Directions >> The result should be an exact copy of the lines from the one with "Using Hudson's formula, calculate" through the last line of the data below, both included.
........
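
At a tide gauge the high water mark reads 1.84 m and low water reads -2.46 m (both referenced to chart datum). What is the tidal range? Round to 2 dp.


Tidal range = High water - Low water
Tidal range = 1.84 - (-2.46)
Tidal range = 4.30 m

4.30


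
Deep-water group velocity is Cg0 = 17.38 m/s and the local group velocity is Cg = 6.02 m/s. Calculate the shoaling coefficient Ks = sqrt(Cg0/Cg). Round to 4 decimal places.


Ks = sqrt(Cg0 / Cg)
Ks = sqrt(17.38 / 6.02)
Ks = sqrt(2.8870)
Ks = 1.6991

1.6991


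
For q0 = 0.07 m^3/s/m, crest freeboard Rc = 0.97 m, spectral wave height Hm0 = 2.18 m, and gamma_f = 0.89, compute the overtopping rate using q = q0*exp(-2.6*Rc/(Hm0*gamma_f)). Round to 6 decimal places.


q = q0 * exp(-2.6 * Rc / (Hm0 * gamma_f))
Exponent = -2.6 * 0.97 / (2.18 * 0.89)
= -2.6 * 0.97 / 1.9402
= -1.299866
exp(-1.299866) = 0.272568
q = 0.07 * 0.272568
q = 0.019080 m^3/s/m

0.019080


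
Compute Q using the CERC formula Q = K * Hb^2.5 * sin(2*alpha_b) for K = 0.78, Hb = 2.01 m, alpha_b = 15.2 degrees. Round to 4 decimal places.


Q = K * Hb^2.5 * sin(2 * alpha_b)
Hb^2.5 = 2.01^2.5 = 5.727830
sin(2 * 15.2) = sin(30.4) = 0.506034
Q = 0.78 * 5.727830 * 0.506034
Q = 2.2608 m^3/s

2.2608


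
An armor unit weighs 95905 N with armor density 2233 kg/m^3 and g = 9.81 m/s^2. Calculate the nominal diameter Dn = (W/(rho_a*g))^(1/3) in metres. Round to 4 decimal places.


V = W / (rho_a * g)
V = 95905 / (2233 * 9.81)
V = 95905 / 21905.73
V = 4.378078 m^3
Dn = V^(1/3) = 4.378078^(1/3)
Dn = 1.6359 m

1.6359


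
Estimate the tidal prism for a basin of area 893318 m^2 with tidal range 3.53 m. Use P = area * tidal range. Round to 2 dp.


Tidal prism = Area * Tidal range
P = 893318 * 3.53
P = 3153412.54 m^3

3153412.54


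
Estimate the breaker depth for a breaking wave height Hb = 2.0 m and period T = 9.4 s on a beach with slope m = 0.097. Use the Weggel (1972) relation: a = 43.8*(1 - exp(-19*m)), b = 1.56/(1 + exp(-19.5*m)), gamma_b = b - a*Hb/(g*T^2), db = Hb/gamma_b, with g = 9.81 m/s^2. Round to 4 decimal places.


a = 43.8 * (1 - exp(-19 * m))
exp(-19 * 0.097) = exp(-1.8430) = 0.158342
a = 43.8 * (1 - 0.158342) = 36.864634
b = 1.56 / (1 + exp(-19.5 * m))
exp(-19.5 * 0.097) = exp(-1.8915) = 0.150845
b = 1.56 / (1 + 0.150845) = 1.355525
Hb / (g * T^2) = 2.0 / (9.81 * 9.4^2) = 2.0 / 866.8116 = 0.00230731
gamma_b = b - a * Hb/(g*T^2) = 1.355525 - 36.864634 * 0.00230731 = 1.270467
db = Hb / gamma_b = 2.0 / 1.270467
db = 1.5742 m

1.5742


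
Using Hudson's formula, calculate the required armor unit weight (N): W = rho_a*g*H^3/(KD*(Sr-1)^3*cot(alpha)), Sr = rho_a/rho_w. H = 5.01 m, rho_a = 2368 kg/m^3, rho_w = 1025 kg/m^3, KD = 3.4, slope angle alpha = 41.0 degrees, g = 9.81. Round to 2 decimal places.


Sr = rho_a / rho_w = 2368 / 1025 = 2.310244
(Sr - 1) = 1.310244
(Sr - 1)^3 = 2.249347
cot(41.0) = 1 / tan(41.0) = 1 / 0.869287 = 1.150368
Numerator = 2368 * 9.81 * 5.01^3 = 2921217.4284
Denominator = 3.4 * 2.249347 * 1.150368 = 8.797764
W = 2921217.4284 / 8.797764
W = 332040.90 N

332040.90


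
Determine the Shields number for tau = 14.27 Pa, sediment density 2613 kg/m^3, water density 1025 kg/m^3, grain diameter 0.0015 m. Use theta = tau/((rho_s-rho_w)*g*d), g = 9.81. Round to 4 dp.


theta = tau / ((rho_s - rho_w) * g * d)
rho_s - rho_w = 2613 - 1025 = 1588
Denominator = 1588 * 9.81 * 0.0015 = 23.367420
theta = 14.27 / 23.367420
theta = 0.6107

0.6107


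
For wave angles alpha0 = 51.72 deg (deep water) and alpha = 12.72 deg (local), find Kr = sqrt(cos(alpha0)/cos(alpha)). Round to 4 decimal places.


Kr = sqrt(cos(alpha0) / cos(alpha))
cos(51.72) = 0.619505
cos(12.72) = 0.975458
Kr = sqrt(0.619505 / 0.975458)
Kr = sqrt(0.635092)
Kr = 0.7969

0.7969


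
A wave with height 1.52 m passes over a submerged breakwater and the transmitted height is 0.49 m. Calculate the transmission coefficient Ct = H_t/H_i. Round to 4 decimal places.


Ct = H_t / H_i
Ct = 0.49 / 1.52
Ct = 0.3224

0.3224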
........
Task answer >>
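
Using Hudson's formula, calculate the required armor unit weight (N): W = rho_a*g*H^3/(KD*(Sr-1)^3*cot(alpha)), Sr = rho_a/rho_w. H = 5.01 m, rho_a = 2368 kg/m^3, rho_w = 1025 kg/m^3, KD = 3.4, slope angle alpha = 41.0 degrees, g = 9.81. Round to 2 decimal places.


Sr = rho_a / rho_w = 2368 / 1025 = 2.310244
(Sr - 1) = 1.310244
(Sr - 1)^3 = 2.249347
cot(41.0) = 1 / tan(41.0) = 1 / 0.869287 = 1.150368
Numerator = 2368 * 9.81 * 5.01^3 = 2921217.4284
Denominator = 3.4 * 2.249347 * 1.150368 = 8.797764
W = 2921217.4284 / 8.797764
W = 332040.90 N

332040.90


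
Determine the Shields number for tau = 14.27 Pa, sediment density 2613 kg/m^3, water density 1025 kg/m^3, grain diameter 0.0015 m. Use theta = tau/((rho_s-rho_w)*g*d), g = 9.81. Round to 4 dp.


theta = tau / ((rho_s - rho_w) * g * d)
rho_s - rho_w = 2613 - 1025 = 1588
Denominator = 1588 * 9.81 * 0.0015 = 23.367420
theta = 14.27 / 23.367420
theta = 0.6107

0.6107


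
For wave angles alpha0 = 51.72 deg (deep water) and alpha = 12.72 deg (local), find Kr = sqrt(cos(alpha0)/cos(alpha)). Round to 4 decimal places.


Kr = sqrt(cos(alpha0) / cos(alpha))
cos(51.72) = 0.619505
cos(12.72) = 0.975458
Kr = sqrt(0.619505 / 0.975458)
Kr = sqrt(0.635092)
Kr = 0.7969

0.7969


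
A wave with height 1.52 m passes over a submerged breakwater and the transmitted height is 0.49 m. Calculate the transmission coefficient Ct = H_t/H_i. Round to 4 decimal places.


Ct = H_t / H_i
Ct = 0.49 / 1.52
Ct = 0.3224

0.3224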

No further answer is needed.